_Requirement_: For each line below that holds "vowel", return the line as it stands.

_Saved entries_:
|---|

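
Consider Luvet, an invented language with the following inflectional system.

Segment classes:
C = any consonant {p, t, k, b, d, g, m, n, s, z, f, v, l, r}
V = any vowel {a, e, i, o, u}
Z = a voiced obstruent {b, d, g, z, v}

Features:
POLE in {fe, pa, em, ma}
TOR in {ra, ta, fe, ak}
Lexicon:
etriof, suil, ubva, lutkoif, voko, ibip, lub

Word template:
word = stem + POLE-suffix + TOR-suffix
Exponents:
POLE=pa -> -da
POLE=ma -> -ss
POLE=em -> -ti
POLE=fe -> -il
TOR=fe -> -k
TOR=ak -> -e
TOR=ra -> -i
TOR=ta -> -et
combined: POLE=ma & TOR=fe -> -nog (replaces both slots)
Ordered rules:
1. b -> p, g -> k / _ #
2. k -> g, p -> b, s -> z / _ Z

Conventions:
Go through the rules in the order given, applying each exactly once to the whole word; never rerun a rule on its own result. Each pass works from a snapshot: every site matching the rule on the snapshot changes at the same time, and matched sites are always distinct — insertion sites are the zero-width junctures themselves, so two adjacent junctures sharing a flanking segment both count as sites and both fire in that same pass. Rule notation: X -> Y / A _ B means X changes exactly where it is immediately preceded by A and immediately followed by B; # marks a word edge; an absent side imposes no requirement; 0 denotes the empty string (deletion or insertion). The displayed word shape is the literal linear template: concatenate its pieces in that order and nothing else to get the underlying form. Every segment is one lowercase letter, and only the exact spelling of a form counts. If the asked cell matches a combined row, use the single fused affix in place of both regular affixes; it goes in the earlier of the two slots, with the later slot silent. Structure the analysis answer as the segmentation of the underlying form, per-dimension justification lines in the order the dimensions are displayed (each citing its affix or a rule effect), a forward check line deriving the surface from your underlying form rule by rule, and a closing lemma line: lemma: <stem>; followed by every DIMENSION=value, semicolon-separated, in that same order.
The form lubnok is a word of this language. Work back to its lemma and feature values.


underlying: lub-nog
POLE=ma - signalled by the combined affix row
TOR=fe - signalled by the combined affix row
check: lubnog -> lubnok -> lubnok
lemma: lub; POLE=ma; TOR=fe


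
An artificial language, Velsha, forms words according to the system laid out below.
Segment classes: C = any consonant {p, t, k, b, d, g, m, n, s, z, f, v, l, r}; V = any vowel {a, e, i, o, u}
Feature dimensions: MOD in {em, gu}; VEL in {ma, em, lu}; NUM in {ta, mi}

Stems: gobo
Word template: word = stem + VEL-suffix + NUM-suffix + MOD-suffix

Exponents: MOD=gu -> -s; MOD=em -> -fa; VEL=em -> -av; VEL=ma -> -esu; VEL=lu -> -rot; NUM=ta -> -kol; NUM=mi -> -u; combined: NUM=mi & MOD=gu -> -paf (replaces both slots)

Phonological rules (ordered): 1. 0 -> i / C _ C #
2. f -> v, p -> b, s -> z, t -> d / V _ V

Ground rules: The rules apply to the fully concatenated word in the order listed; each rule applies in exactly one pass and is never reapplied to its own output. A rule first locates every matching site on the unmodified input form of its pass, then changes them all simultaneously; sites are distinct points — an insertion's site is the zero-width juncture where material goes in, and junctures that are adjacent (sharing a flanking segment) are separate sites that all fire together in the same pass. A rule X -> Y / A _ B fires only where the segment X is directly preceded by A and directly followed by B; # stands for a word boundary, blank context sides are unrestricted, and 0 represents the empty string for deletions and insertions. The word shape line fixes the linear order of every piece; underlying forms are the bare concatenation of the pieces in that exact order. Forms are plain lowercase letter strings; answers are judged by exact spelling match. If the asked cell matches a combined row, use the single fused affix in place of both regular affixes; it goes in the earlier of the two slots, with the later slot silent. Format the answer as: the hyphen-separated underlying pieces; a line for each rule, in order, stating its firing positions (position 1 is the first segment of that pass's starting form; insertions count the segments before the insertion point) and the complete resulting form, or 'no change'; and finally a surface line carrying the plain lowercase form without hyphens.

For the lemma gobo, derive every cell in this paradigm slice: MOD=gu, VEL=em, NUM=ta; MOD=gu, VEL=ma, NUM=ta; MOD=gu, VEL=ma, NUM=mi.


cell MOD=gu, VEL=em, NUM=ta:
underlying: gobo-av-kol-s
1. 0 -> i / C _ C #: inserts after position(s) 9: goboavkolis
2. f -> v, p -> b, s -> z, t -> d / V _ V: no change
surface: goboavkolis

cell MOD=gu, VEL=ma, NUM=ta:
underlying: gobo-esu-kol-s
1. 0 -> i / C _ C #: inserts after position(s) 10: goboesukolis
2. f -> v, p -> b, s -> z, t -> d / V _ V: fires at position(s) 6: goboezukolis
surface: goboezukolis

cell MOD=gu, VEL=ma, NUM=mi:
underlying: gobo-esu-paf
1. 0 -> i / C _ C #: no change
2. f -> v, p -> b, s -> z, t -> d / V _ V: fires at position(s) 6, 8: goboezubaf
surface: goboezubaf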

|---|

_Response for this exercise_:
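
V = any vowel {a, e, i, o, u}
Segment classes: C = any consonant {p, t, k, b, d, g, m, n, s, z, f, v, l, r}; V = any vowel {a, e, i, o, u}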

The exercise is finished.